Dataset records Start Marker

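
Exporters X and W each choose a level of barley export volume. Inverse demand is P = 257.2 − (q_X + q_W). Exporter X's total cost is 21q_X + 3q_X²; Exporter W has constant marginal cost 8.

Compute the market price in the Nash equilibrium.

125.16

Exporter X's profit: π = q_X(257.2 − (q_X + q_W)) − 21q_X − 3q_X².
∂π/∂q_X = 236.2 − 8q_X − q_W = 0, so q_X = 29.525 − 0.125q_W.
For W: ∂π/∂q_W = 249.2 − 2q_W − q_X = 0 ⇒ q_W = 124.6 − 0.5q_X.
Substituting the second reaction function into the first: q_X = 29.525 − 0.125(124.6 − 0.5q_X), which gives 0.9375q_X = 13.95 ⇒ q_X = 14.88.
Then q_W = 124.6 − 0.5·14.88 = 117.16.
Equilibrium price: P = 257.2 − 132.04 = 125.16.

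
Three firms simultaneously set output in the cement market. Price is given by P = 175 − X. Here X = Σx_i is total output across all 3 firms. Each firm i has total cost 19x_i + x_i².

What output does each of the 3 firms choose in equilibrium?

26

A representative firm's profit is π_i = x_i(175 − X) − 19x_i − x_i², with X = x_i + Σ_{j≠i} x_j.
First-order condition: 156 − 4x_i − Σ_{j≠i} x_j = 0.
With identical firms, set every x_j = x: then 156 − 4x − 2x = 0, i.e. x = 156/6 = 26.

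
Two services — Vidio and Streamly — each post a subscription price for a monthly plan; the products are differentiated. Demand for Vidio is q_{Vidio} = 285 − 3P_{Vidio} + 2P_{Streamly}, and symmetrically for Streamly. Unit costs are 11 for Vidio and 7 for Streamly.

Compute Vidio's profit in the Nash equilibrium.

13770.1875

Vidio's profit: π = (P_{Vidio} − 11)(285 − 3P_{Vidio} + 2P_{Streamly}).
∂π/∂P_{Vidio} = 318 − 6P_{Vidio} + 2P_{Streamly} = 0 ⇒ P_{Vidio} = 53 + (1/3)P_{Streamly}.
Similarly P_{Streamly} = 51 + (1/3)P_{Vidio}.
Plugging P_{Streamly} into Vidio's best response: P_{Vidio} = 53 + (1/3)(51 + (1/3)P_{Vidio}) ⇒ (8/9)P_{Vidio} = 70, so P_{Vidio} = 78.75.
Then P_{Streamly} = 51 + (1/3)·78.75 = 77.25.
q_{Vidio} = 285 − 3·78.75 + 2·77.25 = 203.25.
Profit = (78.75 − 11)·203.25 = 13770.1875.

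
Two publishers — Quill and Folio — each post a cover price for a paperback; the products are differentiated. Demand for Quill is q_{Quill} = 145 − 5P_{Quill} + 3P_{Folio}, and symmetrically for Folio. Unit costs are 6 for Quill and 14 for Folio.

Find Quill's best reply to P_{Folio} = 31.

Quill's profit: π = (P_{Quill} − 6)(145 − 5P_{Quill} + 3P_{Folio}).
∂π/∂P_{Quill} = 175 − 10P_{Quill} + 3P_{Folio} = 0 ⇒ P_{Quill} = 17.5 + 0.3P_{Folio}.
At P_{Folio} = 31: P_{Quill} = 17.5 + 0.3·31 = 26.8.

26.8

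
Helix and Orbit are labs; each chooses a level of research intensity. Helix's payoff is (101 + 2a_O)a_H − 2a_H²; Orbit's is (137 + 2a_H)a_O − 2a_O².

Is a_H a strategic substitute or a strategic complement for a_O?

strategic complements

Expanding Helix's payoff: 101a_H + 2a_Oa_H − 2a_H².
∂π/∂a_H = 101 + 2a_O − 4a_H = 0, so a_H = 25.25 + 0.5a_O.
The best-response slope da_H/da_O = 0.5 > 0: the reaction function is upward-sloping, so the choices are strategic complements.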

Dataset records End Marker

- [Problem to solve]:
Report the number of lines in the material above that include the string "total". Nothing else belongs in the answer.

- [Written reply]:
2